Dataset entries ▸
- - -

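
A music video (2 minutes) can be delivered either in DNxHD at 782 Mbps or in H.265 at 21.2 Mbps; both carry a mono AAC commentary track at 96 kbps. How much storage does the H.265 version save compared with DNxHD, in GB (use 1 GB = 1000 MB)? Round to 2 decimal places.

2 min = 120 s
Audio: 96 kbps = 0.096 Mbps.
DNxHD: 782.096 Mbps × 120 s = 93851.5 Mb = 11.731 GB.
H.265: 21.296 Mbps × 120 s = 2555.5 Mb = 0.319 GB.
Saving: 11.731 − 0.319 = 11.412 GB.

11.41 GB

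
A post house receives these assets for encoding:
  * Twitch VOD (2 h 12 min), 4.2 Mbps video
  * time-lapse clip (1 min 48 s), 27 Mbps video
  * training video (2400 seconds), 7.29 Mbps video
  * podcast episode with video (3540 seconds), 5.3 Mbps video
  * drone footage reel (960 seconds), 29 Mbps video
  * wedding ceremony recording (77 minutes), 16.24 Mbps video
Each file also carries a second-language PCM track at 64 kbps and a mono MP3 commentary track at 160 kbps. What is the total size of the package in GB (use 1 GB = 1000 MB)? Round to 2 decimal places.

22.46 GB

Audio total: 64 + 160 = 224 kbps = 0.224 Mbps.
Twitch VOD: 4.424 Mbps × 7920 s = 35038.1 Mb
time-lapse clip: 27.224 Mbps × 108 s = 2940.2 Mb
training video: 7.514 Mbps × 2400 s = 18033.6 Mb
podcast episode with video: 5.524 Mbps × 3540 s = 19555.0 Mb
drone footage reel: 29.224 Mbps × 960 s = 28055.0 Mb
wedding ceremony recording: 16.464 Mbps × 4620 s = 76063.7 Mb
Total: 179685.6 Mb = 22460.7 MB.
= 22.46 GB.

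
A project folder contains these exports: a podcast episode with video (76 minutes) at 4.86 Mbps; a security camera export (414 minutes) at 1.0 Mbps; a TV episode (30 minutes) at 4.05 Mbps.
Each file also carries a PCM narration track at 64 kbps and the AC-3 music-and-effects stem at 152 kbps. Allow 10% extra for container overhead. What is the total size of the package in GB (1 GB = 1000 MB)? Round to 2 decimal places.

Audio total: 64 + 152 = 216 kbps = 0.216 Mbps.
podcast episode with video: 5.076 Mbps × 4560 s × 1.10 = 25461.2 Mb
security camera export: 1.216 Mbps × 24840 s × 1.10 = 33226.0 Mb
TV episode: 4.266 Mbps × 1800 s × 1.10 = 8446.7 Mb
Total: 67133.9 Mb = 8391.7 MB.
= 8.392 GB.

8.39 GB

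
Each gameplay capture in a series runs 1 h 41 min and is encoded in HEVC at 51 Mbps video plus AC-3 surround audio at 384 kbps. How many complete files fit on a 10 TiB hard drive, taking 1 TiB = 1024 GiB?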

- - -

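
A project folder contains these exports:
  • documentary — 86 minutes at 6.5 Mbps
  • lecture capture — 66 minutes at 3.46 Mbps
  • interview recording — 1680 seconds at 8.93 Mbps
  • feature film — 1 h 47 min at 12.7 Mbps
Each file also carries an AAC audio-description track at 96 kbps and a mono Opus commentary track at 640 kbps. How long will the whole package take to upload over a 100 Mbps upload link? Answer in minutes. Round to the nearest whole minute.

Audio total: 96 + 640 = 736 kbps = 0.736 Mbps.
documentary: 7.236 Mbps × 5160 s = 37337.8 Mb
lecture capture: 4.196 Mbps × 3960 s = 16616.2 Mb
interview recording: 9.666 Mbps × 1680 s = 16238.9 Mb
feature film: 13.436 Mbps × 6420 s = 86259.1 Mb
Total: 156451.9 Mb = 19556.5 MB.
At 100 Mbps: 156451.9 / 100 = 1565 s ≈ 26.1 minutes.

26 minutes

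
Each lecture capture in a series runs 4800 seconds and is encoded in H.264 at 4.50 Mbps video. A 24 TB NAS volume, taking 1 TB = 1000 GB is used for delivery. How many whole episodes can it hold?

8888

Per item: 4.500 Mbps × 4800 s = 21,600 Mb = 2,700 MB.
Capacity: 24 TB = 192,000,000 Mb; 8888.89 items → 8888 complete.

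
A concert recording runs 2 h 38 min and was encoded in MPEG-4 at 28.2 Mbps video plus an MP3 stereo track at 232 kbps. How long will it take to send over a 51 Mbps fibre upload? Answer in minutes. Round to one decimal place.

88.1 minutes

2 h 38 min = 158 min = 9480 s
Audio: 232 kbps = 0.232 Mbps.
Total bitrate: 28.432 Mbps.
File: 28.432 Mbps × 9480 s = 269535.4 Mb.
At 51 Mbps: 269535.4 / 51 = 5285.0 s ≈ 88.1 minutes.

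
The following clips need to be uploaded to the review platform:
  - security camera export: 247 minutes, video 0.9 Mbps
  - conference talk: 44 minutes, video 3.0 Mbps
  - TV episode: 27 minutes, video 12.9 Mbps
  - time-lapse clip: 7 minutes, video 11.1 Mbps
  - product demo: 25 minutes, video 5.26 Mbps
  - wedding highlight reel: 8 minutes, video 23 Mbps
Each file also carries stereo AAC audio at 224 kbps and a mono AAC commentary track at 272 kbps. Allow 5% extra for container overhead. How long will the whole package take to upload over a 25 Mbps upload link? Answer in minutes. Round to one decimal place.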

- - -

WHAT TO WORK ON ▸ One stretch of the lines above is wanted, from the line that contains "5.3 Mbps video" through the line that contains "16.24 Mbps video". Output it exactly.

RESPONSE FOR THIS EXERCISE ▸
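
  * podcast episode with video (3540 seconds), 5.3 Mbps video
  * drone footage reel (960 seconds), 29 Mbps video
  * wedding ceremony recording (77 minutes), 16.24 Mbps video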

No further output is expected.